Saved data entries:
::::
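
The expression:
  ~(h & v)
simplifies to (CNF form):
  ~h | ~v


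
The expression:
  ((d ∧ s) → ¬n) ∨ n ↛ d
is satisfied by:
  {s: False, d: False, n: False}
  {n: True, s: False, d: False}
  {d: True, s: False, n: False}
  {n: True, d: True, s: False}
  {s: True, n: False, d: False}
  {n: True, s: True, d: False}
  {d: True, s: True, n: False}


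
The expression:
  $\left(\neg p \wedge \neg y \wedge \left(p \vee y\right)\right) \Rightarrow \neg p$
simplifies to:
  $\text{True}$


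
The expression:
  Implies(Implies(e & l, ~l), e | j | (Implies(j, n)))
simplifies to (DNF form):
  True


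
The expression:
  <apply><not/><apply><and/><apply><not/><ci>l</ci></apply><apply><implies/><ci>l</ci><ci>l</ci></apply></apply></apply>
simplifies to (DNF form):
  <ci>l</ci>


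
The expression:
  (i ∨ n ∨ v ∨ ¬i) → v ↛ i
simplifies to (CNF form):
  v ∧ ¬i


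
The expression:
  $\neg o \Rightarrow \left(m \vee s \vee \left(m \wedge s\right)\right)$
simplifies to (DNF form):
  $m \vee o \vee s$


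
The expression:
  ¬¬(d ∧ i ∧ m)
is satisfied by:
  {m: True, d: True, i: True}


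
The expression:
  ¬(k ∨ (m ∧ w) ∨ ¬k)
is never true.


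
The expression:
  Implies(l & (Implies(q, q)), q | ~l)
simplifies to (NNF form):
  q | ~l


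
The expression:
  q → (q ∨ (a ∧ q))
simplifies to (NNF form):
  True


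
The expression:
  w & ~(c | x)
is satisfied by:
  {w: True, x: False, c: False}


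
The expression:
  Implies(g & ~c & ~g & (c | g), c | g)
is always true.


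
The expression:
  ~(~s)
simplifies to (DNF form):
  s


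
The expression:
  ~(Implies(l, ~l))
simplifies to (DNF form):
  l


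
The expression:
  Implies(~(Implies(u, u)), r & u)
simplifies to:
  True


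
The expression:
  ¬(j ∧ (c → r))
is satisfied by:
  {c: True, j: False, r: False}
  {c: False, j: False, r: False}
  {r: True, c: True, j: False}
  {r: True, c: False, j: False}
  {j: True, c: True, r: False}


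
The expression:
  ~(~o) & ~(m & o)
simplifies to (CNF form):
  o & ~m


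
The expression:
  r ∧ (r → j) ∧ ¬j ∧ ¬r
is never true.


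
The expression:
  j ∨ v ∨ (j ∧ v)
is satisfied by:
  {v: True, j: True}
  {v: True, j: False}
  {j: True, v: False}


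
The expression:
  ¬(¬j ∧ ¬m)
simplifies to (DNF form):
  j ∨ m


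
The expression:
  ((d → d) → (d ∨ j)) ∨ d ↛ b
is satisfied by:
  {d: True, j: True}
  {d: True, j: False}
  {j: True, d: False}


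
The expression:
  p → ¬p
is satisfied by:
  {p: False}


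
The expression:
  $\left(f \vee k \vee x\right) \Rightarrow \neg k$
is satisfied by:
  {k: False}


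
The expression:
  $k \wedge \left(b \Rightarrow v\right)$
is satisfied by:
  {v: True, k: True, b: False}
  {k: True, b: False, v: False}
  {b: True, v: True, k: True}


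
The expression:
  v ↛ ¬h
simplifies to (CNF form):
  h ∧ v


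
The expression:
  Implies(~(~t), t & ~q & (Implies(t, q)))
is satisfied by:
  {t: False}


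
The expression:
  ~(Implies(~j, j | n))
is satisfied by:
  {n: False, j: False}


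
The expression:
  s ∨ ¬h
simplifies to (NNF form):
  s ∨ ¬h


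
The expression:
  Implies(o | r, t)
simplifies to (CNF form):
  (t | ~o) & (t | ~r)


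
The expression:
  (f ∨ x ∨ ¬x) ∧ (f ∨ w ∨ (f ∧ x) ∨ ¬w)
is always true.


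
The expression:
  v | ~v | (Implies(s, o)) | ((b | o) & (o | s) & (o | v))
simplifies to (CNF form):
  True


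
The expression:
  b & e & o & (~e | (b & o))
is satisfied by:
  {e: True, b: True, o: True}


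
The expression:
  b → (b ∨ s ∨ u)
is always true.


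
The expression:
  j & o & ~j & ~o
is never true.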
::::
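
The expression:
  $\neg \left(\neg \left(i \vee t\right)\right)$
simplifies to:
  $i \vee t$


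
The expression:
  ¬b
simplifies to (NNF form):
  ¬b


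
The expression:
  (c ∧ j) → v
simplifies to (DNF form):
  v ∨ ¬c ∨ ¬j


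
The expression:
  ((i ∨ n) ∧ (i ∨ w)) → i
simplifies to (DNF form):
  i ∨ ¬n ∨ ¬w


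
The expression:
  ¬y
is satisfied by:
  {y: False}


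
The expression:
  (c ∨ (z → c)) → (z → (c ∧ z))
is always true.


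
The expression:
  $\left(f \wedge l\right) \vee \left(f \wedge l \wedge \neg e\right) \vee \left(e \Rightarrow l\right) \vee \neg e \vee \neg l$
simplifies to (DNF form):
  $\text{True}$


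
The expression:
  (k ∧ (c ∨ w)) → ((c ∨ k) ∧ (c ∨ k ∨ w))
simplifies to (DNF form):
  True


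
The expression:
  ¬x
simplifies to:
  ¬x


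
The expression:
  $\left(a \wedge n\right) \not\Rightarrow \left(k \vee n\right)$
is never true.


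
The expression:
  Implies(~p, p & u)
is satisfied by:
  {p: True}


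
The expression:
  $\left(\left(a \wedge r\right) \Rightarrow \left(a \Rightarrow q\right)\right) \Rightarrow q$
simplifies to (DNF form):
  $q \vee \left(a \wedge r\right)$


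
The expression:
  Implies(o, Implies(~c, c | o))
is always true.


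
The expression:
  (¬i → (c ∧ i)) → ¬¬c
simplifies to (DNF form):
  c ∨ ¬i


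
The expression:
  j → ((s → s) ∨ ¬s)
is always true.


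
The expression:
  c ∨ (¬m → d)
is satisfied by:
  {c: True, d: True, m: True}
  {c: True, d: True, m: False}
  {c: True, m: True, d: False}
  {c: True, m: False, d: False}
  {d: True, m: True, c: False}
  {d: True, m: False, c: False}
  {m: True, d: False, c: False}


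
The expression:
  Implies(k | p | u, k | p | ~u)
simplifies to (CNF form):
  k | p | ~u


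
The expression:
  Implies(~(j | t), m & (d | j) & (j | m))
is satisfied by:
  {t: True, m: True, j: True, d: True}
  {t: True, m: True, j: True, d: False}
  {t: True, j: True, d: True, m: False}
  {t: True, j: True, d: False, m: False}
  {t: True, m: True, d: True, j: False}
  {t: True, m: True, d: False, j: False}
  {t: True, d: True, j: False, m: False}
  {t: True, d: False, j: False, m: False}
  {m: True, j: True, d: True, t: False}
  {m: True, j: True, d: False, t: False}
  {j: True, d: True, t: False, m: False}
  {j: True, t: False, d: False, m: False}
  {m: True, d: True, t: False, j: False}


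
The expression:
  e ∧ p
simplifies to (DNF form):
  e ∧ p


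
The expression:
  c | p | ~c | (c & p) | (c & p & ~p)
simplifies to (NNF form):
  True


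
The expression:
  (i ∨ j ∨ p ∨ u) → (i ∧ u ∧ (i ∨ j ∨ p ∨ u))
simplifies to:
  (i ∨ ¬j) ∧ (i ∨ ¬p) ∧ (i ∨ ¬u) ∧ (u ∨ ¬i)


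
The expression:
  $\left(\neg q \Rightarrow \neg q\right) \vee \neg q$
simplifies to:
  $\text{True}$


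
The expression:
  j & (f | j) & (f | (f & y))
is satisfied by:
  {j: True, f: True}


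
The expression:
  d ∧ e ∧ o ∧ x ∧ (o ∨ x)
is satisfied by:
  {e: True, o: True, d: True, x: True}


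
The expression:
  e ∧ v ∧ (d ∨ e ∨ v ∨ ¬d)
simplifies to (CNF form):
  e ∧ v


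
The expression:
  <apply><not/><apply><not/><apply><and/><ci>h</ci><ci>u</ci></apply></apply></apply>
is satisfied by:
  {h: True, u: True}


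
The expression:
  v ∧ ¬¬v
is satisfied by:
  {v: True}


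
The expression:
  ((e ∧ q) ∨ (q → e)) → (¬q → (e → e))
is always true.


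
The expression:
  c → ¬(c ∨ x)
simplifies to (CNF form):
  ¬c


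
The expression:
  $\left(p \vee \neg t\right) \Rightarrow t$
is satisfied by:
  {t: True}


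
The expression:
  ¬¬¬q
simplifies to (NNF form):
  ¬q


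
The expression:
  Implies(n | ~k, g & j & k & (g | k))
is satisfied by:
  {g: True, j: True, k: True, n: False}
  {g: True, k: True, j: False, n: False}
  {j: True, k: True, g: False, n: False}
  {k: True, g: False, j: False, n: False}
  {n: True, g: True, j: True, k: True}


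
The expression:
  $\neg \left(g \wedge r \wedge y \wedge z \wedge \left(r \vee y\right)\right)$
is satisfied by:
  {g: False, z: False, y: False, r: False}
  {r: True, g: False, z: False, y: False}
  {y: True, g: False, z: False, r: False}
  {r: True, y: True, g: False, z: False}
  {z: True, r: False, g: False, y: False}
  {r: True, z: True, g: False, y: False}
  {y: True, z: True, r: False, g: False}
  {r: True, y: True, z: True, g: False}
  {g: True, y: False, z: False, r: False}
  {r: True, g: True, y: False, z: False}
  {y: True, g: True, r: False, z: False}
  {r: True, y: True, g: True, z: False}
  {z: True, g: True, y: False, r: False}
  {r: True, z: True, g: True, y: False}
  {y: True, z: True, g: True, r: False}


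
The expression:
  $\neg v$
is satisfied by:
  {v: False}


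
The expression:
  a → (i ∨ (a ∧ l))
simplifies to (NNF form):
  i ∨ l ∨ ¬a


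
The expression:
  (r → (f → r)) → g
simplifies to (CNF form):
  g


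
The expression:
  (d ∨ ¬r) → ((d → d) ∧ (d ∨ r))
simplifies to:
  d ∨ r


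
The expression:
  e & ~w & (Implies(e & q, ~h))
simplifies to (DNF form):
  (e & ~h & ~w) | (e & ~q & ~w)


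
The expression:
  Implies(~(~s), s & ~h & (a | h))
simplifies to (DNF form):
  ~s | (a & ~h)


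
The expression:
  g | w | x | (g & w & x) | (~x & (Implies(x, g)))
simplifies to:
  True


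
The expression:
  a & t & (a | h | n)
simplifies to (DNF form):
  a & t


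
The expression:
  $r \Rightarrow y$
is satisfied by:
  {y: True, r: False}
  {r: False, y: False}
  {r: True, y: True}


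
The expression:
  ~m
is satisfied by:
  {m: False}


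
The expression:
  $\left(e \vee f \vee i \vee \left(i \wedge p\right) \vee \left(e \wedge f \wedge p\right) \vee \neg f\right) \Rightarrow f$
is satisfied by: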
::::
EXERCISE INSTRUCTIONS:
For the word "apply", tally the lines above that hold it and answer with the number alone.

EXPECTED OUTPUT:
2